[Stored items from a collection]
▼
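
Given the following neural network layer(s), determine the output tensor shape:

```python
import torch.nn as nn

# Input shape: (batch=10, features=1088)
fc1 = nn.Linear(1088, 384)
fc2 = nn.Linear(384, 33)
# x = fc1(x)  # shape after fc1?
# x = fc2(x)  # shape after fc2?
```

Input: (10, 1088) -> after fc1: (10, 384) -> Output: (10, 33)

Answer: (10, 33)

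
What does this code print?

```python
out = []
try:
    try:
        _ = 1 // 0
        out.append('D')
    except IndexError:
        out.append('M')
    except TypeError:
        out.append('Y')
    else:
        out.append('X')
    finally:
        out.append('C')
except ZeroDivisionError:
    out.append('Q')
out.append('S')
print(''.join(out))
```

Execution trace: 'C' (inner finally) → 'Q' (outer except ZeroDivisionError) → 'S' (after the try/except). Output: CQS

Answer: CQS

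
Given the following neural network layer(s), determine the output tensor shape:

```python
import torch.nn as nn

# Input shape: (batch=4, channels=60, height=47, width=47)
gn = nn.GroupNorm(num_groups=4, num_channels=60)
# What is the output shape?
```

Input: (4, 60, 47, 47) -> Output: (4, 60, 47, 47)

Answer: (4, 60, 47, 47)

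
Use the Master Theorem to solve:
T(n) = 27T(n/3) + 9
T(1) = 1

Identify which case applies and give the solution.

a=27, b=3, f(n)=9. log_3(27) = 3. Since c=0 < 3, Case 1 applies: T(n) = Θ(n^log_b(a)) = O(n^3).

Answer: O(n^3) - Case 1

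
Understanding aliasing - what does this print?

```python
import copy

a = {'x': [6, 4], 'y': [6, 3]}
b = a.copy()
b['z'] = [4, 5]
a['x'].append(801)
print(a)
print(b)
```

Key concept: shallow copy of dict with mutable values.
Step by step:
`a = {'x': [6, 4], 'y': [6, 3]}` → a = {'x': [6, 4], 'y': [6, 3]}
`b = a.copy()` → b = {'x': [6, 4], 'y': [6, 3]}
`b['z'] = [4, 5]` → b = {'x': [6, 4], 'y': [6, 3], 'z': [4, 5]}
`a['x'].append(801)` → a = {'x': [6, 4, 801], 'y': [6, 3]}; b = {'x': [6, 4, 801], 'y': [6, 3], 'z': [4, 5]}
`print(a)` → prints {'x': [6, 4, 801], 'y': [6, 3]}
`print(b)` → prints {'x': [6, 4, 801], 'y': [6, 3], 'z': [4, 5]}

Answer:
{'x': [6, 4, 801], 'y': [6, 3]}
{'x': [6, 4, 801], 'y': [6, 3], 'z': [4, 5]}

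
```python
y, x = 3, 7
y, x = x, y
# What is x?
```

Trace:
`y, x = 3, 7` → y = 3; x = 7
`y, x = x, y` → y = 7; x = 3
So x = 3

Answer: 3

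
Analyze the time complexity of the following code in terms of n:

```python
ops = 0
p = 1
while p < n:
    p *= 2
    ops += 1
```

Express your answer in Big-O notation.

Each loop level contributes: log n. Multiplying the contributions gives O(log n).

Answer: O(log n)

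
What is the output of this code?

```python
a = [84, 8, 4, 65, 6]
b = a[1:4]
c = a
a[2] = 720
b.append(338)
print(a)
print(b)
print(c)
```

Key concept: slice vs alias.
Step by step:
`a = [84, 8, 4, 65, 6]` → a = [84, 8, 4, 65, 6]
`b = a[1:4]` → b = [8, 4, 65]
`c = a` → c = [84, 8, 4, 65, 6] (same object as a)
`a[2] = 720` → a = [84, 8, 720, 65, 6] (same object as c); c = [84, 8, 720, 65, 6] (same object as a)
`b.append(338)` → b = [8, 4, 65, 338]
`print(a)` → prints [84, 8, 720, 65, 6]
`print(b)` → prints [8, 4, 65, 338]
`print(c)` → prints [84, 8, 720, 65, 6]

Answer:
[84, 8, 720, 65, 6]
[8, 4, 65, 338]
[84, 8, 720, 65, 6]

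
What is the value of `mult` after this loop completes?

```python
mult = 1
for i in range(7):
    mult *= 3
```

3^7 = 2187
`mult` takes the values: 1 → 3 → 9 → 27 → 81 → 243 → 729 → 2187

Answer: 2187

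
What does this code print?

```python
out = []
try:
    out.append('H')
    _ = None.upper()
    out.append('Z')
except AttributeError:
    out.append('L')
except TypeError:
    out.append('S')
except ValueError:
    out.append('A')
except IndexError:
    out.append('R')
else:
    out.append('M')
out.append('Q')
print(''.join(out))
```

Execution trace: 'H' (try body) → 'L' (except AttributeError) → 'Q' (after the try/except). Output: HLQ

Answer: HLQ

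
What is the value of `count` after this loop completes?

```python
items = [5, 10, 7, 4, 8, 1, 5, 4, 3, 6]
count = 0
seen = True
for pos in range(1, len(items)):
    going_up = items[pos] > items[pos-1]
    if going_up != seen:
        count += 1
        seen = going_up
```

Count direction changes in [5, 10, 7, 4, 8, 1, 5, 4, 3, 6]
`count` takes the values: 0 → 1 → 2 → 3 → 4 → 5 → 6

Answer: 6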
▲
▼
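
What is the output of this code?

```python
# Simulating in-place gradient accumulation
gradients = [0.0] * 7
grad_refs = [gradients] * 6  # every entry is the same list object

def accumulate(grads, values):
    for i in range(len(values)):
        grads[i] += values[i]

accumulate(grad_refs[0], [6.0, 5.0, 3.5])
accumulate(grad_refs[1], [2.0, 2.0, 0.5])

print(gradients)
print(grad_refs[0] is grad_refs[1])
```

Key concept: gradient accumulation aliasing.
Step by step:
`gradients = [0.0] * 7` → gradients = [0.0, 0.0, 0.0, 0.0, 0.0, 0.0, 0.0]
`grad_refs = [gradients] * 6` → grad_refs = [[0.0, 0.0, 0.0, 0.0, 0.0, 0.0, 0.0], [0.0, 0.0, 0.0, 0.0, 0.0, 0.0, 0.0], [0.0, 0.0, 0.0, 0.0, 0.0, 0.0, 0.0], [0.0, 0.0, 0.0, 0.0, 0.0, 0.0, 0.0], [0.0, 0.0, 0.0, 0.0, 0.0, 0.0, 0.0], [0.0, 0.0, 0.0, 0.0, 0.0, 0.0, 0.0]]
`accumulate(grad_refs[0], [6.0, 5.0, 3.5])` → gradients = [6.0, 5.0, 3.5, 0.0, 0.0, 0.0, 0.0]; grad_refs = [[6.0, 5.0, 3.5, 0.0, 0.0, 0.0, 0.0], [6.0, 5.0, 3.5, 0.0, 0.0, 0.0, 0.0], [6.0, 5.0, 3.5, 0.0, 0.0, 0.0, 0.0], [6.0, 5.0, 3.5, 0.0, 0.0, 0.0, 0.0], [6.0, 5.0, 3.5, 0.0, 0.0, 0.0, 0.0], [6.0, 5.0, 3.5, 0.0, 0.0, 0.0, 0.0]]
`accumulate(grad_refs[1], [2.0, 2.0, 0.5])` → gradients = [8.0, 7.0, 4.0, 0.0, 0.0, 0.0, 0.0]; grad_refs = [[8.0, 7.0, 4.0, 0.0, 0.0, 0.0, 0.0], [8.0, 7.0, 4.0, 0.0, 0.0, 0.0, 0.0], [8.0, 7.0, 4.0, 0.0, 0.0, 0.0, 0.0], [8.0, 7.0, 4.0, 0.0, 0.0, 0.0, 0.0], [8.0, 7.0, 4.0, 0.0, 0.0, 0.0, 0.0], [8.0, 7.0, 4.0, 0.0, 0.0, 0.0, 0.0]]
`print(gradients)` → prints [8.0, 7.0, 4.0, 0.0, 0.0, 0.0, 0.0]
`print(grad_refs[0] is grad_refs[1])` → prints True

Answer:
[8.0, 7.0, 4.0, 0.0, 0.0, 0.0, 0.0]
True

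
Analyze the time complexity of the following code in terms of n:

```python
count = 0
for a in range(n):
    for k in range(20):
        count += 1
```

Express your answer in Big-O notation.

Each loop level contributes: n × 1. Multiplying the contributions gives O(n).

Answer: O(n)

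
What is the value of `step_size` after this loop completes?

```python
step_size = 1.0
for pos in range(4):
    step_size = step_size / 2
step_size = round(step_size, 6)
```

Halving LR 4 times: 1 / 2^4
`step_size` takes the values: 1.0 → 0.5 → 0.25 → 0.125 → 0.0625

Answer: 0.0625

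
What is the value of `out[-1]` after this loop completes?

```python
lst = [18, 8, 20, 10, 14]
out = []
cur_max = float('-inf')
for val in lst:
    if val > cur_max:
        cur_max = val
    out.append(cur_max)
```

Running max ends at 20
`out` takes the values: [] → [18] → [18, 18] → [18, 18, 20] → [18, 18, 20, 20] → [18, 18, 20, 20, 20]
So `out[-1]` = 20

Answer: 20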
▲
▼
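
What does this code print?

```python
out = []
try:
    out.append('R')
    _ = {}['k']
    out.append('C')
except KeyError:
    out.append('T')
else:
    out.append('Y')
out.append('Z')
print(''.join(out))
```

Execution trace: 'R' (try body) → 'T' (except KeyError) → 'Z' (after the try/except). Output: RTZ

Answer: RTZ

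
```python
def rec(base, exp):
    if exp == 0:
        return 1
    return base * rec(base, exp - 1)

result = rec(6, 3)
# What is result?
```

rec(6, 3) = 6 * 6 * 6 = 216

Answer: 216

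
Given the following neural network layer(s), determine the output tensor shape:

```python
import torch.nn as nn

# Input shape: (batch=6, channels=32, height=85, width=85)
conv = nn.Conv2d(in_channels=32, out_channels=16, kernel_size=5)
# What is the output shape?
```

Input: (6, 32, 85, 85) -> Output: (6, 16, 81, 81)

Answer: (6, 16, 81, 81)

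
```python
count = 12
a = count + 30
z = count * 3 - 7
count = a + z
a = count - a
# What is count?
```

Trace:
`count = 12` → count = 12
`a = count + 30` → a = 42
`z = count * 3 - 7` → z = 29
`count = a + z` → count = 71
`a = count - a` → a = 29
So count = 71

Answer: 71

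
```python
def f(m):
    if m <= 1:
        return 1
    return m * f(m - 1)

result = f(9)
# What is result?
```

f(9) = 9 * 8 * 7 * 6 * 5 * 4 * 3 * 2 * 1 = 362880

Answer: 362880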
▲
Problem to solve:
From the lines above, copy those that contain the word "base".

Your response:
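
def rec(base, exp):
    return base * rec(base, exp - 1)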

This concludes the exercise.